Action item
Give again the lines of the data from its first line through the line with "55), (14, 67).". Change nothing.

------------------------------------------------------------------------

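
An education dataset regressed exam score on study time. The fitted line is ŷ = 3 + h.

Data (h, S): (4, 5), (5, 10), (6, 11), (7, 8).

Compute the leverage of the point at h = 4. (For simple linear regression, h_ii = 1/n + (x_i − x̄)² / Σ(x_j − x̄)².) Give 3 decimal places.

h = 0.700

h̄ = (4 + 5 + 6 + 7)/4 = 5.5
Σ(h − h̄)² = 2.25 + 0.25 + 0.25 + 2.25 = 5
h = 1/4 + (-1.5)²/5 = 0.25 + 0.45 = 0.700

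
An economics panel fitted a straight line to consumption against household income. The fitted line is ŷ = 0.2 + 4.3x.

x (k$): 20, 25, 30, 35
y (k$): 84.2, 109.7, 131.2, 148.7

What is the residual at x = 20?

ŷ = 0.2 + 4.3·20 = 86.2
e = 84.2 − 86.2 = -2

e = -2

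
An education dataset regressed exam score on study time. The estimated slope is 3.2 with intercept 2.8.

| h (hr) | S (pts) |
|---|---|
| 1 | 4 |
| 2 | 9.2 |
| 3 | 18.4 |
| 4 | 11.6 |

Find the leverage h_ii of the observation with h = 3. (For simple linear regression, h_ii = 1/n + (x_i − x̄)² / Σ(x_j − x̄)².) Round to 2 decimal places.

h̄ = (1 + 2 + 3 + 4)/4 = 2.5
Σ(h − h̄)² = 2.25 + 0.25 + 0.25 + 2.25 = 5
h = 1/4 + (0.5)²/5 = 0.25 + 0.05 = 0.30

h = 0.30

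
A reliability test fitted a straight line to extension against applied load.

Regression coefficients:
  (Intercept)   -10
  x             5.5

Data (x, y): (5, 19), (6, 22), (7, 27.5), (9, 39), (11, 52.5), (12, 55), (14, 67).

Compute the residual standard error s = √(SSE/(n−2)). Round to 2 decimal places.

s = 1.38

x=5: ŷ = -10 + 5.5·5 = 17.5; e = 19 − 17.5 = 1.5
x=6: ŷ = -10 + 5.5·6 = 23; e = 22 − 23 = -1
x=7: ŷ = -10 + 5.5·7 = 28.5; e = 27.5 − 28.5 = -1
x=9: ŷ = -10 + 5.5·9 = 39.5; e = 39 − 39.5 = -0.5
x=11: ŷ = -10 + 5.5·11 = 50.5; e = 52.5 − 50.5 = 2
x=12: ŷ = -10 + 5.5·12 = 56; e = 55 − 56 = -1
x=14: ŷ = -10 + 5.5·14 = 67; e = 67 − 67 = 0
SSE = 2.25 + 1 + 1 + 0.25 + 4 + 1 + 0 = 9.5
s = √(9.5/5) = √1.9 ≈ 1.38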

------------------------------------------------------------------------

Problem solution
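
An education dataset regressed exam score on study time. The fitted line is ŷ = 3 + h.

Data (h, S): (4, 5), (5, 10), (6, 11), (7, 8).

Compute the leverage of the point at h = 4. (For simple linear regression, h_ii = 1/n + (x_i − x̄)² / Σ(x_j − x̄)².) Give 3 decimal places.

h = 0.700

h̄ = (4 + 5 + 6 + 7)/4 = 5.5
Σ(h − h̄)² = 2.25 + 0.25 + 0.25 + 2.25 = 5
h = 1/4 + (-1.5)²/5 = 0.25 + 0.45 = 0.700

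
An economics panel fitted a straight line to consumption against household income. The fitted line is ŷ = 0.2 + 4.3x.

x (k$): 20, 25, 30, 35
y (k$): 84.2, 109.7, 131.2, 148.7

What is the residual at x = 20?

ŷ = 0.2 + 4.3·20 = 86.2
e = 84.2 − 86.2 = -2

e = -2

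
An education dataset regressed exam score on study time. The estimated slope is 3.2 with intercept 2.8.

| h (hr) | S (pts) |
|---|---|
| 1 | 4 |
| 2 | 9.2 |
| 3 | 18.4 |
| 4 | 11.6 |

Find the leverage h_ii of the observation with h = 3. (For simple linear regression, h_ii = 1/n + (x_i − x̄)² / Σ(x_j − x̄)².) Round to 2 decimal places.

h̄ = (1 + 2 + 3 + 4)/4 = 2.5
Σ(h − h̄)² = 2.25 + 0.25 + 0.25 + 2.25 = 5
h = 1/4 + (0.5)²/5 = 0.25 + 0.05 = 0.30

h = 0.30

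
A reliability test fitted a straight line to extension against applied load.

Regression coefficients:
  (Intercept)   -10
  x             5.5

Data (x, y): (5, 19), (6, 22), (7, 27.5), (9, 39), (11, 52.5), (12, 55), (14, 67).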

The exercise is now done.